Output the full listing that appears below, exactly as it is presented.

* * *

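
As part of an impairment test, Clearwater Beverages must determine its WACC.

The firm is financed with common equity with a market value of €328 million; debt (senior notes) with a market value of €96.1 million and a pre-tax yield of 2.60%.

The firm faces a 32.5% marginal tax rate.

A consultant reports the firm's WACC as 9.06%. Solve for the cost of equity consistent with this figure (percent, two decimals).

Total capital V = 328 + 96.1 = 424.1.
Equity weight = 328/424.1 = 0.7734.
Senior notes weight = 96.1/424.1 = 0.2266.
Debt contribution = 0.2266 × 2.6% × (1 − 32.5%) = 0.3977%.
Required equity contribution = 9.06% − 0.3977% = 8.6623%.
Re = 8.6623% / 0.7734 = 11.2003%.

11.20%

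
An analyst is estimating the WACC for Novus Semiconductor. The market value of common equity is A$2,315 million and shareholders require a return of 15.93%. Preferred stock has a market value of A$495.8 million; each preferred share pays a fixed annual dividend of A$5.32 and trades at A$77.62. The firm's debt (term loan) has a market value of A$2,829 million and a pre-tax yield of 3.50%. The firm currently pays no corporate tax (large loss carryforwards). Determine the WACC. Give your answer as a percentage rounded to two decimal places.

Cost of preferred: Rp = 5.32 / 77.62 = 6.8539%.
Total capital V = 2315 + 495.8 + 2829 = 5639.8.
Equity: weight = 2315/5639.8 = 0.4105; cost = 15.93%.
Preferred: weight = 495.8/5639.8 = 0.0879; cost = 6.8539%.
Term loan: weight = 2829/5639.8 = 0.5016; after-tax cost = 3.5% × (1 − 0%) = 3.5000%.
WACC = 0.4105 × 15.9300% + 0.0879 × 6.8539% + 0.5016 × 3.5000% = 8.8971%.

8.90%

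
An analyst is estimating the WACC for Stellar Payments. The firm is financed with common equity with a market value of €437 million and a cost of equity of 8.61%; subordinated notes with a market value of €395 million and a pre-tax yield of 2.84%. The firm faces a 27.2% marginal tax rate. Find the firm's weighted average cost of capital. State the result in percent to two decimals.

5.50%

Total capital V = 437 + 395 = 832.
Equity: weight = 437/832 = 0.5252; cost = 8.61%.
Subordinated notes: weight = 395/832 = 0.4748; after-tax cost = 2.84% × (1 − 27.2%) = 2.0675%.
WACC = 0.5252 × 8.6100% + 0.4748 × 2.0675% = 5.5039%.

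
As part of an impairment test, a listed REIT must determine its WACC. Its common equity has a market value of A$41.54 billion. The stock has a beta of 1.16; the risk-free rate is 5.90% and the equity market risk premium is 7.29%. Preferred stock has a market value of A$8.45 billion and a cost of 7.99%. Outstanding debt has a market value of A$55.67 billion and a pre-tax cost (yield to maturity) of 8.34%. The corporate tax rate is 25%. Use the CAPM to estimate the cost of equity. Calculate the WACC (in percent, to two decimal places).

Cost of equity via CAPM: Re = 5.9% + 1.16 × 7.29% = 14.3564%.
Total capital V = 41.54 + 8.45 + 55.67 = 105.66.
Equity: weight = 41.54/105.66 = 0.3931; cost = 14.3564%.
Preferred: weight = 8.45/105.66 = 0.0800; cost = 7.99%.
Debt: weight = 55.67/105.66 = 0.5269; after-tax cost = 8.34% × (1 − 25%) = 6.2550%.
WACC = 0.3931 × 14.3564% + 0.0800 × 7.9900% + 0.5269 × 6.2550% = 9.5788%.

9.58%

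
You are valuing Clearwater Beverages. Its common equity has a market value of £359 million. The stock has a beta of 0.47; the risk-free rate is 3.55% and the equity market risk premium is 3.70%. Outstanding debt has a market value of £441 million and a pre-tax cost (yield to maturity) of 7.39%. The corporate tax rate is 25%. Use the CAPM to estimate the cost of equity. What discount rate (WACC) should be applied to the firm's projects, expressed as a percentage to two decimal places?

5.43%

Cost of equity via CAPM: Re = 3.55% + 0.47 × 3.7% = 5.2890%.
Total capital V = 359 + 441 = 800.
Equity: weight = 359/800 = 0.4487; cost = 5.289%.
Debt: weight = 441/800 = 0.5513; after-tax cost = 7.39% × (1 − 25%) = 5.5425%.
WACC = 0.4487 × 5.2890% + 0.5513 × 5.5425% = 5.4287%.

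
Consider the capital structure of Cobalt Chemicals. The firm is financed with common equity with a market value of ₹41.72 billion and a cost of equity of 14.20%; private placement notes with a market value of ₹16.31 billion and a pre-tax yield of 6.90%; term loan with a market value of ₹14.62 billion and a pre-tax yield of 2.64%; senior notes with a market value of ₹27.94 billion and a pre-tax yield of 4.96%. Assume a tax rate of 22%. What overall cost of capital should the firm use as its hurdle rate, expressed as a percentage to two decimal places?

8.14%

Total capital V = 41.72 + 16.31 + 14.62 + 27.94 = 100.59.
Equity: weight = 41.72/100.59 = 0.4148; cost = 14.2%.
Private placement notes: weight = 16.31/100.59 = 0.1621; after-tax cost = 6.9% × (1 − 22%) = 5.3820%.
Term loan: weight = 14.62/100.59 = 0.1453; after-tax cost = 2.64% × (1 − 22%) = 2.0592%.
Senior notes: weight = 27.94/100.59 = 0.2778; after-tax cost = 4.96% × (1 − 22%) = 3.8688%.
WACC = 0.4148 × 14.2000% + 0.1621 × 5.3820% + 0.1453 × 2.0592% + 0.2778 × 3.8688% = 8.1360%.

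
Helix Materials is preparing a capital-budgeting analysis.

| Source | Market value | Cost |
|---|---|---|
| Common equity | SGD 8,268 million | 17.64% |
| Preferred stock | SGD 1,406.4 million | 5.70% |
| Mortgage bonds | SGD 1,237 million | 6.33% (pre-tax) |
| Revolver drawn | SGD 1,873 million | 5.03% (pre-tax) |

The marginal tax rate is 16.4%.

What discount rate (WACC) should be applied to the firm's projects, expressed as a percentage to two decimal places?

Total capital V = 8268 + 1406.4 + 1237 + 1873 = 12784.4.
Equity: weight = 8268/12784.4 = 0.6467; cost = 17.64%.
Preferred: weight = 1406.4/12784.4 = 0.1100; cost = 5.7%.
Mortgage bonds: weight = 1237/12784.4 = 0.0968; after-tax cost = 6.33% × (1 − 16.4%) = 5.2919%.
Revolver drawn: weight = 1873/12784.4 = 0.1465; after-tax cost = 5.03% × (1 − 16.4%) = 4.2051%.
WACC = 0.6467 × 17.6400% + 0.1100 × 5.7000% + 0.0968 × 5.2919% + 0.1465 × 4.2051% = 13.1634%.

13.16%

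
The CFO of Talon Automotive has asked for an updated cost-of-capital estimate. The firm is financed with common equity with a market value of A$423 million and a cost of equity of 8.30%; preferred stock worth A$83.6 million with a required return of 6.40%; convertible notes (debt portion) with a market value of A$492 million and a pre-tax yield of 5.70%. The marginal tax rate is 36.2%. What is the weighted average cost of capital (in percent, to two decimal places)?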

* * *

Solution >>
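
As part of an impairment test, Clearwater Beverages must determine its WACC.

The firm is financed with common equity with a market value of €328 million; debt (senior notes) with a market value of €96.1 million and a pre-tax yield of 2.60%.

The firm faces a 32.5% marginal tax rate.

A consultant reports the firm's WACC as 9.06%. Solve for the cost of equity consistent with this figure (percent, two decimals).

Total capital V = 328 + 96.1 = 424.1.
Equity weight = 328/424.1 = 0.7734.
Senior notes weight = 96.1/424.1 = 0.2266.
Debt contribution = 0.2266 × 2.6% × (1 − 32.5%) = 0.3977%.
Required equity contribution = 9.06% − 0.3977% = 8.6623%.
Re = 8.6623% / 0.7734 = 11.2003%.

11.20%

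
An analyst is estimating the WACC for Novus Semiconductor. The market value of common equity is A$2,315 million and shareholders require a return of 15.93%. Preferred stock has a market value of A$495.8 million; each preferred share pays a fixed annual dividend of A$5.32 and trades at A$77.62. The firm's debt (term loan) has a market value of A$2,829 million and a pre-tax yield of 3.50%. The firm currently pays no corporate tax (large loss carryforwards). Determine the WACC. Give your answer as a percentage rounded to two decimal places.

Cost of preferred: Rp = 5.32 / 77.62 = 6.8539%.
Total capital V = 2315 + 495.8 + 2829 = 5639.8.
Equity: weight = 2315/5639.8 = 0.4105; cost = 15.93%.
Preferred: weight = 495.8/5639.8 = 0.0879; cost = 6.8539%.
Term loan: weight = 2829/5639.8 = 0.5016; after-tax cost = 3.5% × (1 − 0%) = 3.5000%.
WACC = 0.4105 × 15.9300% + 0.0879 × 6.8539% + 0.5016 × 3.5000% = 8.8971%.

8.90%

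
An analyst is estimating the WACC for Stellar Payments. The firm is financed with common equity with a market value of €437 million and a cost of equity of 8.61%; subordinated notes with a market value of €395 million and a pre-tax yield of 2.84%. The firm faces a 27.2% marginal tax rate. Find the firm's weighted average cost of capital. State the result in percent to two decimals.

5.50%

Total capital V = 437 + 395 = 832.
Equity: weight = 437/832 = 0.5252; cost = 8.61%.
Subordinated notes: weight = 395/832 = 0.4748; after-tax cost = 2.84% × (1 − 27.2%) = 2.0675%.
WACC = 0.5252 × 8.6100% + 0.4748 × 2.0675% = 5.5039%.

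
As part of an impairment test, a listed REIT must determine its WACC. Its common equity has a market value of A$41.54 billion. The stock has a beta of 1.16; the risk-free rate is 5.90% and the equity market risk premium is 7.29%. Preferred stock has a market value of A$8.45 billion and a cost of 7.99%. Outstanding debt has a market value of A$55.67 billion and a pre-tax cost (yield to maturity) of 8.34%. The corporate tax rate is 25%. Use the CAPM to estimate the cost of equity. Calculate the WACC (in percent, to two decimal places).

Cost of equity via CAPM: Re = 5.9% + 1.16 × 7.29% = 14.3564%.
Total capital V = 41.54 + 8.45 + 55.67 = 105.66.
Equity: weight = 41.54/105.66 = 0.3931; cost = 14.3564%.
Preferred: weight = 8.45/105.66 = 0.0800; cost = 7.99%.
Debt: weight = 55.67/105.66 = 0.5269; after-tax cost = 8.34% × (1 − 25%) = 6.2550%.
WACC = 0.3931 × 14.3564% + 0.0800 × 7.9900% + 0.5269 × 6.2550% = 9.5788%.

9.58%

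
You are valuing Clearwater Beverages. Its common equity has a market value of £359 million. The stock has a beta of 0.47; the risk-free rate is 3.55% and the equity market risk premium is 3.70%. Outstanding debt has a market value of £441 million and a pre-tax cost (yield to maturity) of 7.39%. The corporate tax rate is 25%. Use the CAPM to estimate the cost of equity. What discount rate (WACC) should be applied to the firm's projects, expressed as a percentage to two decimal places?

5.43%

Cost of equity via CAPM: Re = 3.55% + 0.47 × 3.7% = 5.2890%.
Total capital V = 359 + 441 = 800.
Equity: weight = 359/800 = 0.4487; cost = 5.289%.
Debt: weight = 441/800 = 0.5513; after-tax cost = 7.39% × (1 − 25%) = 5.5425%.
WACC = 0.4487 × 5.2890% + 0.5513 × 5.5425% = 5.4287%.

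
Consider the capital structure of Cobalt Chemicals. The firm is financed with common equity with a market value of ₹41.72 billion and a cost of equity of 14.20%; private placement notes with a market value of ₹16.31 billion and a pre-tax yield of 6.90%; term loan with a market value of ₹14.62 billion and a pre-tax yield of 2.64%; senior notes with a market value of ₹27.94 billion and a pre-tax yield of 4.96%. Assume a tax rate of 22%. What overall cost of capital should the firm use as its hurdle rate, expressed as a percentage to two decimal places?

8.14%

Total capital V = 41.72 + 16.31 + 14.62 + 27.94 = 100.59.
Equity: weight = 41.72/100.59 = 0.4148; cost = 14.2%.
Private placement notes: weight = 16.31/100.59 = 0.1621; after-tax cost = 6.9% × (1 − 22%) = 5.3820%.
Term loan: weight = 14.62/100.59 = 0.1453; after-tax cost = 2.64% × (1 − 22%) = 2.0592%.
Senior notes: weight = 27.94/100.59 = 0.2778; after-tax cost = 4.96% × (1 − 22%) = 3.8688%.
WACC = 0.4148 × 14.2000% + 0.1621 × 5.3820% + 0.1453 × 2.0592% + 0.2778 × 3.8688% = 8.1360%.

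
Helix Materials is preparing a capital-budgeting analysis.

| Source | Market value | Cost |
|---|---|---|
| Common equity | SGD 8,268 million | 17.64% |
| Preferred stock | SGD 1,406.4 million | 5.70% |
| Mortgage bonds | SGD 1,237 million | 6.33% (pre-tax) |
| Revolver drawn | SGD 1,873 million | 5.03% (pre-tax) |

The marginal tax rate is 16.4%.

What discount rate (WACC) should be applied to the firm's projects, expressed as a percentage to two decimal places?

Total capital V = 8268 + 1406.4 + 1237 + 1873 = 12784.4.
Equity: weight = 8268/12784.4 = 0.6467; cost = 17.64%.
Preferred: weight = 1406.4/12784.4 = 0.1100; cost = 5.7%.
Mortgage bonds: weight = 1237/12784.4 = 0.0968; after-tax cost = 6.33% × (1 − 16.4%) = 5.2919%.
Revolver drawn: weight = 1873/12784.4 = 0.1465; after-tax cost = 5.03% × (1 − 16.4%) = 4.2051%.
WACC = 0.6467 × 17.6400% + 0.1100 × 5.7000% + 0.0968 × 5.2919% + 0.1465 × 4.2051% = 13.1634%.

13.16%

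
The CFO of Talon Automotive has asked for an updated cost-of-capital estimate. The firm is financed with common equity with a market value of A$423 million and a cost of equity of 8.30%; preferred stock worth A$83.6 million with a required return of 6.40%; convertible notes (debt portion) with a market value of A$492 million and a pre-tax yield of 5.70%. The marginal tax rate is 36.2%. What is the weighted average cost of capital (in percent, to two decimal places)?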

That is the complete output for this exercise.